## TASK GOAL
In your reply, restate all of the records below word for word.
*** Opening of EXERCISE INPUT ***
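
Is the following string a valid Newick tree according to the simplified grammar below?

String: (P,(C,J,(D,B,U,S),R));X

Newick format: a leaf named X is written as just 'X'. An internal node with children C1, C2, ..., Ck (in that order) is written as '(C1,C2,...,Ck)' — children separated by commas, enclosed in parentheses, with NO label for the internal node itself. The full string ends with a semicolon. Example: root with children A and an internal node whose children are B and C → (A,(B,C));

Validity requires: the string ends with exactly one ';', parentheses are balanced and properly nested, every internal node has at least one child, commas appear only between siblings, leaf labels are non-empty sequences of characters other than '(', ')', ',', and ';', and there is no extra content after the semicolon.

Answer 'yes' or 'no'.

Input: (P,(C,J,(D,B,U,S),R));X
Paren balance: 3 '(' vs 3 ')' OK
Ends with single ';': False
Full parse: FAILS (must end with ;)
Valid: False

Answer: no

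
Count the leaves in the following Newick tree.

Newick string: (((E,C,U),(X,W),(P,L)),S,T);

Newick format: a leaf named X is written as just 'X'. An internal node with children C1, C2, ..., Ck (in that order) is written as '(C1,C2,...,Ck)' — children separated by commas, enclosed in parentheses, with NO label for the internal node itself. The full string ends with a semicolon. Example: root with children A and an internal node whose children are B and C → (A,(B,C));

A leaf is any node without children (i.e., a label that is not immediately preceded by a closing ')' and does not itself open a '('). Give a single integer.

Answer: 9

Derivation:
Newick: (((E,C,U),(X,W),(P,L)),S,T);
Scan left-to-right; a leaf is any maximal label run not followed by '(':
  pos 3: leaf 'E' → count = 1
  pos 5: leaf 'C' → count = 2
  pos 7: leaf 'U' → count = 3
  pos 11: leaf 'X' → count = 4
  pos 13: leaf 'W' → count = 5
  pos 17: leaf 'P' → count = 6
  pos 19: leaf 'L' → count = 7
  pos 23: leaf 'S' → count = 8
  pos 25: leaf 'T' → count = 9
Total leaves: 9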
*** Close of EXERCISE INPUT ***
## EXERCISE SOLUTION
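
Is the following string a valid Newick tree according to the simplified grammar below?

String: (P,(C,J,(D,B,U,S),R));X

Newick format: a leaf named X is written as just 'X'. An internal node with children C1, C2, ..., Ck (in that order) is written as '(C1,C2,...,Ck)' — children separated by commas, enclosed in parentheses, with NO label for the internal node itself. The full string ends with a semicolon. Example: root with children A and an internal node whose children are B and C → (A,(B,C));

Validity requires: the string ends with exactly one ';', parentheses are balanced and properly nested, every internal node has at least one child, commas appear only between siblings, leaf labels are non-empty sequences of characters other than '(', ')', ',', and ';', and there is no extra content after the semicolon.

Answer 'yes' or 'no'.

Input: (P,(C,J,(D,B,U,S),R));X
Paren balance: 3 '(' vs 3 ')' OK
Ends with single ';': False
Full parse: FAILS (must end with ;)
Valid: False

Answer: no

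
Count the leaves in the following Newick tree.

Newick string: (((E,C,U),(X,W),(P,L)),S,T);

Newick format: a leaf named X is written as just 'X'. An internal node with children C1, C2, ..., Ck (in that order) is written as '(C1,C2,...,Ck)' — children separated by commas, enclosed in parentheses, with NO label for the internal node itself. The full string ends with a semicolon. Example: root with children A and an internal node whose children are B and C → (A,(B,C));

A leaf is any node without children (i.e., a label that is not immediately preceded by a closing ')' and does not itself open a '('). Give a single integer.

Answer: 9

Derivation:
Newick: (((E,C,U),(X,W),(P,L)),S,T);
Scan left-to-right; a leaf is any maximal label run not followed by '(':
  pos 3: leaf 'E' → count = 1
  pos 5: leaf 'C' → count = 2
  pos 7: leaf 'U' → count = 3
  pos 11: leaf 'X' → count = 4
  pos 13: leaf 'W' → count = 5
  pos 17: leaf 'P' → count = 6
  pos 19: leaf 'L' → count = 7
  pos 23: leaf 'S' → count = 8
  pos 25: leaf 'T' → count = 9
Total leaves: 9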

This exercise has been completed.